───── Dataset records

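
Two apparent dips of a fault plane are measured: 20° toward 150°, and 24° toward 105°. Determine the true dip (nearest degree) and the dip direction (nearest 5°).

Represent each trace as a vector plunging at its apparent dip toward its trend (east-north-up frame): v₁ = (0.470, -0.814, -0.342), v₂ = (0.882, -0.236, -0.407).
The plane normal is n = v₁ × v₂ ∝ (0.250, -0.111, 0.607).
Dip δ = arctan(|n_h|/n_z) = arctan(0.274/0.607) = 24.3°.
The horizontal component of n points toward azimuth atan2(n_x, n_y) = 114°, the dip direction.

true dip 24°, dip direction 115°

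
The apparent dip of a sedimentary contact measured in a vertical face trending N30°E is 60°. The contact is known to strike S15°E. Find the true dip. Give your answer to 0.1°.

67.8°

β = acute angle between strike S15°E and section N30°E = 45°.
tan(true dip) = tan 60° / sin 45° = 2.4495
true dip = arctan 2.4495 = 67.79°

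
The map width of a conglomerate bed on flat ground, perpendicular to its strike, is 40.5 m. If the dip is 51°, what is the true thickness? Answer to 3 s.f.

True thickness t = w · sin(dip) = 40.5 × sin 51°
t = 40.5 × 0.7771 = 31.474 m

31.5 m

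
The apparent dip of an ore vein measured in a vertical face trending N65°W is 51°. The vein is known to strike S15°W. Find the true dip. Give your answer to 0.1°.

β = acute angle between strike S15°W and section N65°W = 80°.
tan δ = tan α / sin β = tan 51° / sin 80° = 1.2349 / 0.9848 = 1.2539
true dip = arctan 1.2539 = 51.43°

51.4°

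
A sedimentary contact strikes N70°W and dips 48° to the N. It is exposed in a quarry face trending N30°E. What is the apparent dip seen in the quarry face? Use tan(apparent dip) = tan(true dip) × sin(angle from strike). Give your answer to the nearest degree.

The section lies 80° from the strike.
tan(apparent dip) = tan 48° · sin 80° = 1.0937
α = arctan(1.0937) = 47.56°

48°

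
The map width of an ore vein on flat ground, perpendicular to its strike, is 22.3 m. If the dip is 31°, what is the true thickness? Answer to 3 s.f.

11.5 m

True thickness t = w · sin(dip) = 22.3 × sin 31°
t = 22.3 × 0.5150 = 11.485 m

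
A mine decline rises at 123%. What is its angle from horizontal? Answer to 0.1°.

tan θ = 123/100 = 1.2300
θ = arctan(1.2300) = 50.89°

50.9°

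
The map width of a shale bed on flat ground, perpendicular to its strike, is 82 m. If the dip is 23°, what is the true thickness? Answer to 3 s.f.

True thickness t = w · sin(dip) = 82 × sin 23°
t = 82 × 0.3907 = 32.040 m

32.0 m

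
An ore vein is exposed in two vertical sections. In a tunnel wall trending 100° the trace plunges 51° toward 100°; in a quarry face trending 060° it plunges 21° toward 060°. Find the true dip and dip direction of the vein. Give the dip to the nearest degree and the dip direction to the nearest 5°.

Represent each trace as a vector plunging at its apparent dip toward its trend (east-north-up frame): v₁ = (0.620, -0.109, -0.777), v₂ = (0.809, 0.467, -0.358).
Cross product v₁ × v₂ gives the pole to the plane: n ∝ (0.402, -0.406, 0.378).
True dip = arccos(n_z / |n|) = arccos(0.5513) = 56.5°.
Dip direction = atan2(0.402, -0.406) = 135° (azimuth of n's horizontal projection).

true dip 57°, dip direction 135°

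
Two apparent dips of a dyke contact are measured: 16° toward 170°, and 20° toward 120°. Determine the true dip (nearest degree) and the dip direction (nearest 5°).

true dip 20°, dip direction 130°

The two traces are lines in the plane: v₁ = (sin 170°·cos 16°, cos 170°·cos 16°, −sin 16°), v₂ = (sin 120°·cos 20°, cos 120°·cos 20°, −sin 20°).
The plane normal is n = v₁ × v₂ ∝ (0.194, -0.167, 0.692).
True dip = arccos(n_z / |n|) = arccos(0.9377) = 20.3°.
Dip direction = atan2(0.194, -0.167) = 131° (azimuth of n's horizontal projection).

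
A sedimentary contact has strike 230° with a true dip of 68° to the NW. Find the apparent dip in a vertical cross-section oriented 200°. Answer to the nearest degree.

51°

The strike is 230° and the section trends 200°; the acute angle between them is β = 30°.
tan α = tan 68° × sin 30° = 2.4751 × 0.5000 = 1.2375
α = arctan(1.2375) = 51.06°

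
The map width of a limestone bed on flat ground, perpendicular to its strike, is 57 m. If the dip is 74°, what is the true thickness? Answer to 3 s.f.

54.8 m

True thickness t = w · sin(dip) = 57 × sin 74°
t = 57 × 0.9613 = 54.792 m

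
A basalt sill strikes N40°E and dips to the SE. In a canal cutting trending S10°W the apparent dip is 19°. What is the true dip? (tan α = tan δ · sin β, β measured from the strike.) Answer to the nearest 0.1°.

The section is 30° from the strike.
tan δ = tan α / sin β = tan 19° / sin 30° = 0.3443 / 0.5000 = 0.6887
δ = arctan(0.6887) = 34.55°

34.6°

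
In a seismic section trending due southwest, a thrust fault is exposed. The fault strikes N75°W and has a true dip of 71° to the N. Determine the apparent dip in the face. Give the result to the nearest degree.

68°

The section lies 60° from the strike.
tan(apparent dip) = tan 71° · sin 60° = 2.5151
α = arctan(2.5151) = 68.32°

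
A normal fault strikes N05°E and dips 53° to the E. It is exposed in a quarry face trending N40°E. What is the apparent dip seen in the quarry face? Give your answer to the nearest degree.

37°

Angle between strike (N05°E) and section (N40°E): β = 35°.
tan(apparent dip) = tan 53° · sin 35° = 0.7612
apparent dip = arctan 0.7612 = 37.28°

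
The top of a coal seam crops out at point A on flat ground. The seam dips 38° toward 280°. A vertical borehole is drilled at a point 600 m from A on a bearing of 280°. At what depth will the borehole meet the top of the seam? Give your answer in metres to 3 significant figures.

469 m

The hole is directly down-dip from the outcrop, so the down-dip offset is 600 m.
Depth = down-dip offset × tan(dip) = 600.00 × tan 38° = 600.00 × 0.7813
Depth = 468.77 m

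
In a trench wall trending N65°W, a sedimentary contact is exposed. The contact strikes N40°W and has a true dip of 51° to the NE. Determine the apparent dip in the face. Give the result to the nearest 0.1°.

27.6°

The strike is N40°W and the section trends N65°W; the acute angle between them is β = 25°.
tan(apparent dip) = tan 51° · sin 25° = 0.5219
apparent dip = arctan 0.5219 = 27.56°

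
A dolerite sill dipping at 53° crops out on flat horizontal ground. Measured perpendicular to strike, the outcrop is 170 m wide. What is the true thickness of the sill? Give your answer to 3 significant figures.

True thickness t = w · sin(dip) = 170 × sin 53°
t = 170 × 0.7986 = 135.768 m

136 m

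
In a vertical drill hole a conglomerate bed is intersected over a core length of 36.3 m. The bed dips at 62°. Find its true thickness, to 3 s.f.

17.0 m

True thickness t = h · cos(dip) = 36.3 × cos 62°
t = 36.3 × 0.4695 = 17.042 m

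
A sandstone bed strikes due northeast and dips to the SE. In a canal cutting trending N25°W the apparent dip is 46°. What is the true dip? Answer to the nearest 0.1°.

47.8°

The section is 70° from the strike.
tan δ = tan α / sin β = tan 46° / sin 70° = 1.0355 / 0.9397 = 1.1020
δ = arctan(1.1020) = 47.78°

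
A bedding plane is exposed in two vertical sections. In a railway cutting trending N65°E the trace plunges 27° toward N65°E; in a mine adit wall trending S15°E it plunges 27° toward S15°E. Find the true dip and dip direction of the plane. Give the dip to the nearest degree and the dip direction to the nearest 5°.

true dip 38°, dip direction 115°

The two traces are lines in the plane: v₁ = (sin 65°·cos 27°, cos 65°·cos 27°, −sin 27°), v₂ = (sin 165°·cos 27°, cos 165°·cos 27°, −sin 27°).
n = v₁ × v₂ = (0.562, -0.262, 0.782) (taken with n_z > 0).
Dip δ = arctan(|n_h|/n_z) = arctan(0.620/0.782) = 38.4°.
Dip direction = atan2(0.562, -0.262) = 115° (azimuth of n's horizontal projection).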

──────────

> Exercise brief
All lines from the one with "A bedding plane" onward to the end of the records above should be repeated exactly, and only those lines.

> Response box
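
A bedding plane is exposed in two vertical sections. In a railway cutting trending N65°E the trace plunges 27° toward N65°E; in a mine adit wall trending S15°E it plunges 27° toward S15°E. Find the true dip and dip direction of the plane. Give the dip to the nearest degree and the dip direction to the nearest 5°.

true dip 38°, dip direction 115°

The two traces are lines in the plane: v₁ = (sin 65°·cos 27°, cos 65°·cos 27°, −sin 27°), v₂ = (sin 165°·cos 27°, cos 165°·cos 27°, −sin 27°).
n = v₁ × v₂ = (0.562, -0.262, 0.782) (taken with n_z > 0).
Dip δ = arctan(|n_h|/n_z) = arctan(0.620/0.782) = 38.4°.
Dip direction = atan2(0.562, -0.262) = 115° (azimuth of n's horizontal projection).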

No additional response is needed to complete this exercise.